(Saved entries)
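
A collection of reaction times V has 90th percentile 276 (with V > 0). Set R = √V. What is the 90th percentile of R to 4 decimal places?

√V is increasing, so P_{90}(R) = g(P_{90}(V)) ≈ 16.6132.

90th percentile of R = 16.6132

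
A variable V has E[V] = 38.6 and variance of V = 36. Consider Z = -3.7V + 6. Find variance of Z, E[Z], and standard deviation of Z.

Z = -3.7V + 6 is linear with a = -3.7, b = 6.
variance of Z = a²·variance of V = (-3.7)²·36 = 492.84 (the additive constant 6 does not affect variance).
E[Z] = a·E[V] + b = (-3.7)·38.6 + 6 = -136.82.
standard deviation of V = √36 = 6.
standard deviation of Z = |a|·standard deviation of V = |-3.7|·6 = 22.2.

variance of Z = 492.84, E[Z] = -136.82, standard deviation of Z = 22.2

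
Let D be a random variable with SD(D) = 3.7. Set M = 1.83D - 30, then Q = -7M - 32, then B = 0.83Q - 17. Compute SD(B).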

◆ **What is required**
Without altering a single word, transcribe the entries above.

◆ **Solution to this task**
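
A collection of reaction times V has 90th percentile 276 (with V > 0). Set R = √V. What is the 90th percentile of R to 4 decimal places?

√V is increasing, so P_{90}(R) = g(P_{90}(V)) ≈ 16.6132.

90th percentile of R = 16.6132

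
A variable V has E[V] = 38.6 and variance of V = 36. Consider Z = -3.7V + 6. Find variance of Z, E[Z], and standard deviation of Z.

Z = -3.7V + 6 is linear with a = -3.7, b = 6.
variance of Z = a²·variance of V = (-3.7)²·36 = 492.84 (the additive constant 6 does not affect variance).
E[Z] = a·E[V] + b = (-3.7)·38.6 + 6 = -136.82.
standard deviation of V = √36 = 6.
standard deviation of Z = |a|·standard deviation of V = |-3.7|·6 = 22.2.

variance of Z = 492.84, E[Z] = -136.82, standard deviation of Z = 22.2

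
Let D be a random variable with SD(D) = 3.7. Set M = 1.83D - 30, then Q = -7M - 32, then B = 0.83Q - 17. Compute SD(B).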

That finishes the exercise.